▸ **Task objective**
Reproduce the records below exactly, but only between the lines holding "Aarav has open" and "Carlos is busy", inclusive.

►

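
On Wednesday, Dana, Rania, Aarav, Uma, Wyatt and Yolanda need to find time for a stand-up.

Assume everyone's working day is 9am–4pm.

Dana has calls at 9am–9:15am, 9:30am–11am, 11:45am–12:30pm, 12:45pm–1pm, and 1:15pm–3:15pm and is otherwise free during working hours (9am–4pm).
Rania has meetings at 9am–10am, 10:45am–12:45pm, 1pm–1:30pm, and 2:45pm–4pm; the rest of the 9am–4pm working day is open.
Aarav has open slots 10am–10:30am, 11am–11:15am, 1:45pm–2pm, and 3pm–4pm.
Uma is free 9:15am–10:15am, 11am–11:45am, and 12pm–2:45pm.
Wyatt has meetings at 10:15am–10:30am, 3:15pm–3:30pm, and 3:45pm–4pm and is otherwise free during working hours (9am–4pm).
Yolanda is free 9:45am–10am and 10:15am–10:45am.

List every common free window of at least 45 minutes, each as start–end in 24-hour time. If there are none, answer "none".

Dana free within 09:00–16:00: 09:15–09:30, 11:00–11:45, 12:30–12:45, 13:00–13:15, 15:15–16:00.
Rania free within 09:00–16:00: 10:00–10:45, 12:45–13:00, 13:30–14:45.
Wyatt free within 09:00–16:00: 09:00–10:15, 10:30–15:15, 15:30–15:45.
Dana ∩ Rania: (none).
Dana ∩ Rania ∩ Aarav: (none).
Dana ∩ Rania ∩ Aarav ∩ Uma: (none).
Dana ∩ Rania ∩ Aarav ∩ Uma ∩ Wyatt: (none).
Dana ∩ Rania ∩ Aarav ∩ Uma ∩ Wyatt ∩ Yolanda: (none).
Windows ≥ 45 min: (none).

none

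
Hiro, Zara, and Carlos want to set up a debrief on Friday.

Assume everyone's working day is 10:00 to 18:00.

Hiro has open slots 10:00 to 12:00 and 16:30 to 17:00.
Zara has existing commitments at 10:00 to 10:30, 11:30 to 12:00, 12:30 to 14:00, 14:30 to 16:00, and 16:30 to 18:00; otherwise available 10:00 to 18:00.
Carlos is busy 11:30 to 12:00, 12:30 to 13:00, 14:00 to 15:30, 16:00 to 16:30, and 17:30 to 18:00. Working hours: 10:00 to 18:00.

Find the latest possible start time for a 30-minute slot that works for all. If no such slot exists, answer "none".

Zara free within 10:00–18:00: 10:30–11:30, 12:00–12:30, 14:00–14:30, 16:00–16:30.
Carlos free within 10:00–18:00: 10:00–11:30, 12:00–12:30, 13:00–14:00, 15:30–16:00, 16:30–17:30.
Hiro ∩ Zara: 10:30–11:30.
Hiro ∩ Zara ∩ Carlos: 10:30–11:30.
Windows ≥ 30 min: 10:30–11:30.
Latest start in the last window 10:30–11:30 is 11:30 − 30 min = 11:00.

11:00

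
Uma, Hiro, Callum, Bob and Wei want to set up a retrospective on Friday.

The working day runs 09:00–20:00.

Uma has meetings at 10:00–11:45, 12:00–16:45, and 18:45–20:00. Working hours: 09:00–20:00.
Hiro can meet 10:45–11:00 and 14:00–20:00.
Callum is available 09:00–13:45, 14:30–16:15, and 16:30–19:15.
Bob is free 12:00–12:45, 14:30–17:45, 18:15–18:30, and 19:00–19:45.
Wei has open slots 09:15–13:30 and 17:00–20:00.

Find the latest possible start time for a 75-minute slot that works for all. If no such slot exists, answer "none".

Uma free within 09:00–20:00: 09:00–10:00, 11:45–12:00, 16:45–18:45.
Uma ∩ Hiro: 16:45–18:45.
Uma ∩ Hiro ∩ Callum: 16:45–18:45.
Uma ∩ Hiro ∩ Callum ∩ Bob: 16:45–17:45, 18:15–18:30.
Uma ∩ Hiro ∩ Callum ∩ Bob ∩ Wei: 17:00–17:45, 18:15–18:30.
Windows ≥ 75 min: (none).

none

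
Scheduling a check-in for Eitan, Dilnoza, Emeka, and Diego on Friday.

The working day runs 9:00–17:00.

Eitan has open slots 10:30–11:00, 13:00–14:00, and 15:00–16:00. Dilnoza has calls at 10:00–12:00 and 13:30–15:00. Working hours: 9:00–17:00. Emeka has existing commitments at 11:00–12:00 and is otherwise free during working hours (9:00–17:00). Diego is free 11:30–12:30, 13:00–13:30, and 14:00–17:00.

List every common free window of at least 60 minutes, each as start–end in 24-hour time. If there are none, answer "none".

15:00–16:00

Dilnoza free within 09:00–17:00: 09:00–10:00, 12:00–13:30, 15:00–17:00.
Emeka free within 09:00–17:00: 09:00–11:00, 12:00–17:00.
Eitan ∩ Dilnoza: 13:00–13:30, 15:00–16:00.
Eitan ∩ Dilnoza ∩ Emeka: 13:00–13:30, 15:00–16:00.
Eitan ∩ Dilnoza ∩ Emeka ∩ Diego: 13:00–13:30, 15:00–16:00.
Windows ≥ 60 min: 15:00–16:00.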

◄

▸ **Result of this exercise**
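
Aarav has open slots 10am–10:30am, 11am–11:15am, 1:45pm–2pm, and 3pm–4pm.
Uma is free 9:15am–10:15am, 11am–11:45am, and 12pm–2:45pm.
Wyatt has meetings at 10:15am–10:30am, 3:15pm–3:30pm, and 3:45pm–4pm and is otherwise free during working hours (9am–4pm).
Yolanda is free 9:45am–10am and 10:15am–10:45am.

List every common free window of at least 45 minutes, each as start–end in 24-hour time. If there are none, answer "none".

Dana free within 09:00–16:00: 09:15–09:30, 11:00–11:45, 12:30–12:45, 13:00–13:15, 15:15–16:00.
Rania free within 09:00–16:00: 10:00–10:45, 12:45–13:00, 13:30–14:45.
Wyatt free within 09:00–16:00: 09:00–10:15, 10:30–15:15, 15:30–15:45.
Dana ∩ Rania: (none).
Dana ∩ Rania ∩ Aarav: (none).
Dana ∩ Rania ∩ Aarav ∩ Uma: (none).
Dana ∩ Rania ∩ Aarav ∩ Uma ∩ Wyatt: (none).
Dana ∩ Rania ∩ Aarav ∩ Uma ∩ Wyatt ∩ Yolanda: (none).
Windows ≥ 45 min: (none).

none

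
Hiro, Zara, and Carlos want to set up a debrief on Friday.

Assume everyone's working day is 10:00 to 18:00.

Hiro has open slots 10:00 to 12:00 and 16:30 to 17:00.
Zara has existing commitments at 10:00 to 10:30, 11:30 to 12:00, 12:30 to 14:00, 14:30 to 16:00, and 16:30 to 18:00; otherwise available 10:00 to 18:00.
Carlos is busy 11:30 to 12:00, 12:30 to 13:00, 14:00 to 15:30, 16:00 to 16:30, and 17:30 to 18:00. Working hours: 10:00 to 18:00.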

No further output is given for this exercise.